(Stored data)
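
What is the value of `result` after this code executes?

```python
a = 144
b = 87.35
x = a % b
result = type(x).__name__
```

a is int; b is float; x is float; result = 'float'

'float'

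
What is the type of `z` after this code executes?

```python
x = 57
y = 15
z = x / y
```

int / int = float

float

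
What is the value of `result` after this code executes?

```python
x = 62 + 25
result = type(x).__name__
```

x is int; result = 'int'

'int'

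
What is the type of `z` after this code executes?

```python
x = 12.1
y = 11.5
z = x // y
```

float // float = float

float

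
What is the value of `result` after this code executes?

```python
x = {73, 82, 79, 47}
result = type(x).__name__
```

x is set; result = 'set'

'set'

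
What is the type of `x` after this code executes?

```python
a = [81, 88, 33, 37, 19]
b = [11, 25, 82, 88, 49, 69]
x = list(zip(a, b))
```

list(zip()) returns a list of tuples

list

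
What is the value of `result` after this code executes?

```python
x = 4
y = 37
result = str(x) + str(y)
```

x = 4; y = 37; result = '437'

'437'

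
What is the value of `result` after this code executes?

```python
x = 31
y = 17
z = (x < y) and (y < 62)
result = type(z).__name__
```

x is int; y is int; z is bool; result = 'bool'

'bool'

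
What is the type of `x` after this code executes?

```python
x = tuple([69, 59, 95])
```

tuple() constructor returns tuple

tuple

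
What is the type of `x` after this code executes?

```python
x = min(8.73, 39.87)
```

min() of floats returns float

float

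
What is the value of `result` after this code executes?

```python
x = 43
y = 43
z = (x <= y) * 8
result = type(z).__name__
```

x is int; y is int; z is int; result = 'int'

'int'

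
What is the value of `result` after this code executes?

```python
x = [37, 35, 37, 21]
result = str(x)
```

x = [37, 35, 37, 21]; result = '[37, 35, 37, 21]'

'[37, 35, 37, 21]'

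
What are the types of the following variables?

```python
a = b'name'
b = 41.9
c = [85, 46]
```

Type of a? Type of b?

a is assigned a bytes literal (b'...' prefix); b is assigned a number with a decimal point, so it is a float

bytes, float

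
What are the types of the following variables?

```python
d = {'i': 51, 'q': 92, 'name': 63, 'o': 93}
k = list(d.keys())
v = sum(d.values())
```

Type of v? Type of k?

sum of ints is int; list() converts to list

int, list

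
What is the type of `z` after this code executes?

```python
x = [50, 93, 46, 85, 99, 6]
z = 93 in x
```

'in' operator returns bool

bool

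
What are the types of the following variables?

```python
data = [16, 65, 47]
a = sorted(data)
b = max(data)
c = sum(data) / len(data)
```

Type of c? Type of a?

int / int = float; sorted() returns list

float, list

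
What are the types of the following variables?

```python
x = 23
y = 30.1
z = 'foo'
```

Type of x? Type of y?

x is assigned a bare integer (no decimal point), so it is an int; y is assigned a number with a decimal point, so it is a float

int, float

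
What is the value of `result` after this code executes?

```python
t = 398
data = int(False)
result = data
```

t = 398; data = 0; result = 0

0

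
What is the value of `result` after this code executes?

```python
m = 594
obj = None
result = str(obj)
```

m = 594; obj = None; result = 'None'

'None'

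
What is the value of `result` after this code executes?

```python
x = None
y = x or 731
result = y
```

x = None; y = 731; result = 731

731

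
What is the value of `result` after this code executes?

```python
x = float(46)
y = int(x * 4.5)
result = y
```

x = 46.0; y = 207; result = 207

207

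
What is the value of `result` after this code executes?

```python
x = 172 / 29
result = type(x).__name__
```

x is float; result = 'float'

'float'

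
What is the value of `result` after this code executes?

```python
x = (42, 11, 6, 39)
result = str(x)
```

x = (42, 11, 6, 39); result = '(42, 11, 6, 39)'

'(42, 11, 6, 39)'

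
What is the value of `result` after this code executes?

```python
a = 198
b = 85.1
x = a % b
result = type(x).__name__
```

a is int; b is float; x is float; result = 'float'

'float'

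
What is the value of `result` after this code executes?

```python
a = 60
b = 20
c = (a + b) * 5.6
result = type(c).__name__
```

a is int; b is int; c is float; result = 'float'

'float'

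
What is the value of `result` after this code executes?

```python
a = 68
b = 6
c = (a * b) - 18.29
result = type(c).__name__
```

a is int; b is int; c is float; result = 'float'

'float'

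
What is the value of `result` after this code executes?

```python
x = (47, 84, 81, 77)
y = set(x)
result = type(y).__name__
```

x is tuple; y is set; result = 'set'

'set'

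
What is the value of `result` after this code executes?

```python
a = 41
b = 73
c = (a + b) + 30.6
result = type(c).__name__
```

a is int; b is int; c is float; result = 'float'

'float'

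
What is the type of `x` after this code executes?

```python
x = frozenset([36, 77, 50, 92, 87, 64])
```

frozenset() returns frozenset

frozenset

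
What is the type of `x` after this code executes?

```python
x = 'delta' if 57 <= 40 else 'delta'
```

Both branches of conditional are str

str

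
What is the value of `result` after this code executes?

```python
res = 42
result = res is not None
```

res = 42; result = True

True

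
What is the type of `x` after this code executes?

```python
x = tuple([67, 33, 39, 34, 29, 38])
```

tuple() constructor returns tuple

tuple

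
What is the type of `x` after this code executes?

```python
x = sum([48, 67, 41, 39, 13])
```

sum() of ints returns int

int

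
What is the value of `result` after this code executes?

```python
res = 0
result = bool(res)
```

res = 0; result = False

False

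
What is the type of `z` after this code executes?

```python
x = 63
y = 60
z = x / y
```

int / int = float

float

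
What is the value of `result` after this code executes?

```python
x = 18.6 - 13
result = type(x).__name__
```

x is float; result = 'float'

'float'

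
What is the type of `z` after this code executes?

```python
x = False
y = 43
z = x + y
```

bool + int = int (bool is subclass of int)

int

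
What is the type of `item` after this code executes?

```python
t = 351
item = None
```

None has type NoneType

NoneType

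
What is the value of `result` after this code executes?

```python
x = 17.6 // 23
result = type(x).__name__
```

x is float; result = 'float'

'float'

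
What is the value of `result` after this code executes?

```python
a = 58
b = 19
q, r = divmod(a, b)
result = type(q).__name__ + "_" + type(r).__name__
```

a is int; b is int; q is int; r is int; result = 'int_int'

'int_int'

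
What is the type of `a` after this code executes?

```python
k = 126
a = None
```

None has type NoneType

NoneType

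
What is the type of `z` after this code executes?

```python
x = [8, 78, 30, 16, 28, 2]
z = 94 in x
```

'in' operator returns bool

bool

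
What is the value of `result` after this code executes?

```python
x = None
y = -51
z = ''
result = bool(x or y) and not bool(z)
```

x = None; y = -51; z = ''; result = True

True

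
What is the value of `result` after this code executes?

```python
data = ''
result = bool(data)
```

data = ''; result = False

False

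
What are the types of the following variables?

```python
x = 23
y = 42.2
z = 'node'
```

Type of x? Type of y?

x is assigned a bare integer (no decimal point), so it is an int; y is assigned a number with a decimal point, so it is a float

int, float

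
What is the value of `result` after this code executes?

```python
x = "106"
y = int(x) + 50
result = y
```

x = '106'; y = 156; result = 156

156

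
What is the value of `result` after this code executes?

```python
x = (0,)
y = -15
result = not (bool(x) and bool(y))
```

x = (0,); y = -15; result = False

False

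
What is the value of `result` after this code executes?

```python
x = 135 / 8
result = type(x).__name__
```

x is float; result = 'float'

'float'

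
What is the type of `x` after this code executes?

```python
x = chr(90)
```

chr() returns str (single char)

str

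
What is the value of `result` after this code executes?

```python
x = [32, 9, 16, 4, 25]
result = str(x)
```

x = [32, 9, 16, 4, 25]; result = '[32, 9, 16, 4, 25]'

'[32, 9, 16, 4, 25]'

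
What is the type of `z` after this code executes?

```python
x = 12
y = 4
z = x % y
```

int % int = int

int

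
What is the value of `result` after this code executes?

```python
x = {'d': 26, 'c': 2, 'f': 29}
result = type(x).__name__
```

x is dict; result = 'dict'

'dict'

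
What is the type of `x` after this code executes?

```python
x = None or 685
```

'or' with None returns the other truthy value

int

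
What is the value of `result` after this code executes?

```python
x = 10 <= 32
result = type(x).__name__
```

x is bool; result = 'bool'

'bool'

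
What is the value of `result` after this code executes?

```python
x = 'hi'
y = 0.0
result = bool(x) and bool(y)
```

x = 'hi'; y = 0.0; result = False

False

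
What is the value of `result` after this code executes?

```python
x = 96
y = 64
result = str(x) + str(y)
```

x = 96; y = 64; result = '9664'

'9664'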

▶ Problem to solve:
Copy all lines from the entries that contain the word "item".

▶ Result below:
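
What is the type of `item` after this code executes?
item = None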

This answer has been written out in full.